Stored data
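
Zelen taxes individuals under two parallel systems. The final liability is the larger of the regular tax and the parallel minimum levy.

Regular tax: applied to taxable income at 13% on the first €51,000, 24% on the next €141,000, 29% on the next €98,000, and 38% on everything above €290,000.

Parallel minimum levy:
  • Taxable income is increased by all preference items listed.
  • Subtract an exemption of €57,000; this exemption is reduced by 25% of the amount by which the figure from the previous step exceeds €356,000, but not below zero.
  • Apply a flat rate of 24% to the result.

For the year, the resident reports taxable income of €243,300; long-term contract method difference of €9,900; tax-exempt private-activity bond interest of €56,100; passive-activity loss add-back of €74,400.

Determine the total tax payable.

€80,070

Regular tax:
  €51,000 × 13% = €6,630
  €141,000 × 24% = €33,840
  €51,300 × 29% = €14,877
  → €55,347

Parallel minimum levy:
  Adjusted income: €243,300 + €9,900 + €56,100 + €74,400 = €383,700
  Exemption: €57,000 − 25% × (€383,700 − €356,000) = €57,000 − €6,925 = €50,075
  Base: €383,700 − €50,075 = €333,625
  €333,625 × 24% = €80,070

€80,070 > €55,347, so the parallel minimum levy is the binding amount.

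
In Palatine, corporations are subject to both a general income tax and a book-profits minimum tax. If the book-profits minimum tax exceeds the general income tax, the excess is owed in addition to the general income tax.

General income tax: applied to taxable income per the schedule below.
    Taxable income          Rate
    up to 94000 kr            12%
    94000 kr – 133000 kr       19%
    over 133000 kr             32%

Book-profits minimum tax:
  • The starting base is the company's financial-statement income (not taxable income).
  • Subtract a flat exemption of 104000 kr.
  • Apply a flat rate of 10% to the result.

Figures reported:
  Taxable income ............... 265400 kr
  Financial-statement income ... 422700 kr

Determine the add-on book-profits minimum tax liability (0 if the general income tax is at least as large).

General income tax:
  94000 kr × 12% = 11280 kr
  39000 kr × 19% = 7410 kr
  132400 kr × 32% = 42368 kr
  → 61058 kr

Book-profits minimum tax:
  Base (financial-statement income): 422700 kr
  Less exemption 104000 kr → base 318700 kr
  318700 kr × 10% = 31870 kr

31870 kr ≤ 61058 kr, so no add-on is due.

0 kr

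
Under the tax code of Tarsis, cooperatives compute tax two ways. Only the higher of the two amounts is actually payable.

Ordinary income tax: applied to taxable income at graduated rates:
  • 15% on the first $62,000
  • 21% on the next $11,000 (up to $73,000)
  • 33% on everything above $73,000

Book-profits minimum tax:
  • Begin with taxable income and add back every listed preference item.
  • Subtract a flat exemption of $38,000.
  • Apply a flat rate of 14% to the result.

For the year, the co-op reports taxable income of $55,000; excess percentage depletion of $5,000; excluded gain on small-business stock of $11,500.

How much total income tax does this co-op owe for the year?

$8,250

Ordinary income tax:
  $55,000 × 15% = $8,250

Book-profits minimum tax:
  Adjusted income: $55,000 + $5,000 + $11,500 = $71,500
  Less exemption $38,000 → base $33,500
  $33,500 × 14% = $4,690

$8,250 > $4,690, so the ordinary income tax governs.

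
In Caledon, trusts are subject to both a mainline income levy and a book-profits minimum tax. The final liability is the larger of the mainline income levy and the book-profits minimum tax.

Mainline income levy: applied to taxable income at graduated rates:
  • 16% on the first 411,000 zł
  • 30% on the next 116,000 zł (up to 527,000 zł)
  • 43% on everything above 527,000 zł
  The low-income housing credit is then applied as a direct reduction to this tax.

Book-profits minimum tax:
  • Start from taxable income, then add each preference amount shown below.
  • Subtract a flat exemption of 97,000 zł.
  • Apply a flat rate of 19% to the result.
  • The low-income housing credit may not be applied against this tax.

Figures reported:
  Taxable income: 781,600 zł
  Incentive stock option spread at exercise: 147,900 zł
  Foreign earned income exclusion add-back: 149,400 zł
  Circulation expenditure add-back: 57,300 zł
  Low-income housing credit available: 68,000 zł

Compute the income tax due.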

▶ **Task**:
Each line above is to be restated exactly.

▶ **The answer**:
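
Zelen taxes individuals under two parallel systems. The final liability is the larger of the regular tax and the parallel minimum levy.

Regular tax: applied to taxable income at 13% on the first €51,000, 24% on the next €141,000, 29% on the next €98,000, and 38% on everything above €290,000.

Parallel minimum levy:
  • Taxable income is increased by all preference items listed.
  • Subtract an exemption of €57,000; this exemption is reduced by 25% of the amount by which the figure from the previous step exceeds €356,000, but not below zero.
  • Apply a flat rate of 24% to the result.

For the year, the resident reports taxable income of €243,300; long-term contract method difference of €9,900; tax-exempt private-activity bond interest of €56,100; passive-activity loss add-back of €74,400.

Determine the total tax payable.

€80,070

Regular tax:
  €51,000 × 13% = €6,630
  €141,000 × 24% = €33,840
  €51,300 × 29% = €14,877
  → €55,347

Parallel minimum levy:
  Adjusted income: €243,300 + €9,900 + €56,100 + €74,400 = €383,700
  Exemption: €57,000 − 25% × (€383,700 − €356,000) = €57,000 − €6,925 = €50,075
  Base: €383,700 − €50,075 = €333,625
  €333,625 × 24% = €80,070

€80,070 > €55,347, so the parallel minimum levy is the binding amount.

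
In Palatine, corporations are subject to both a general income tax and a book-profits minimum tax. If the book-profits minimum tax exceeds the general income tax, the excess is owed in addition to the general income tax.

General income tax: applied to taxable income per the schedule below.
    Taxable income          Rate
    up to 94000 kr            12%
    94000 kr – 133000 kr       19%
    over 133000 kr             32%

Book-profits minimum tax:
  • The starting base is the company's financial-statement income (not taxable income).
  • Subtract a flat exemption of 104000 kr.
  • Apply a flat rate of 10% to the result.

Figures reported:
  Taxable income ............... 265400 kr
  Financial-statement income ... 422700 kr

Determine the add-on book-profits minimum tax liability (0 if the general income tax is at least as large).

General income tax:
  94000 kr × 12% = 11280 kr
  39000 kr × 19% = 7410 kr
  132400 kr × 32% = 42368 kr
  → 61058 kr

Book-profits minimum tax:
  Base (financial-statement income): 422700 kr
  Less exemption 104000 kr → base 318700 kr
  318700 kr × 10% = 31870 kr

31870 kr ≤ 61058 kr, so no add-on is due.

0 kr

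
Under the tax code of Tarsis, cooperatives compute tax two ways. Only the higher of the two amounts is actually payable.

Ordinary income tax: applied to taxable income at graduated rates:
  • 15% on the first $62,000
  • 21% on the next $11,000 (up to $73,000)
  • 33% on everything above $73,000

Book-profits minimum tax:
  • Begin with taxable income and add back every listed preference item.
  • Subtract a flat exemption of $38,000.
  • Apply a flat rate of 14% to the result.

For the year, the co-op reports taxable income of $55,000; excess percentage depletion of $5,000; excluded gain on small-business stock of $11,500.

How much total income tax does this co-op owe for the year?

$8,250

Ordinary income tax:
  $55,000 × 15% = $8,250

Book-profits minimum tax:
  Adjusted income: $55,000 + $5,000 + $11,500 = $71,500
  Less exemption $38,000 → base $33,500
  $33,500 × 14% = $4,690

$8,250 > $4,690, so the ordinary income tax governs.

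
In Caledon, trusts are subject to both a mainline income levy and a book-profits minimum tax. The final liability is the larger of the mainline income levy and the book-profits minimum tax.

Mainline income levy: applied to taxable income at graduated rates:
  • 16% on the first 411,000 zł
  • 30% on the next 116,000 zł (up to 527,000 zł)
  • 43% on everything above 527,000 zł
  The low-income housing credit is then applied as a direct reduction to this tax.

Book-profits minimum tax:
  • Start from taxable income, then add each preference amount shown below.
  • Subtract a flat exemption of 97,000 zł.
  • Apply a flat rate of 19% to the result.
  • The low-income housing credit may not be applied against this tax.

Figures reported:
  Taxable income: 781,600 zł
  Incentive stock option spread at exercise: 147,900 zł
  Foreign earned income exclusion add-back: 149,400 zł
  Circulation expenditure add-back: 57,300 zł
  Low-income housing credit available: 68,000 zł

Compute the income tax due.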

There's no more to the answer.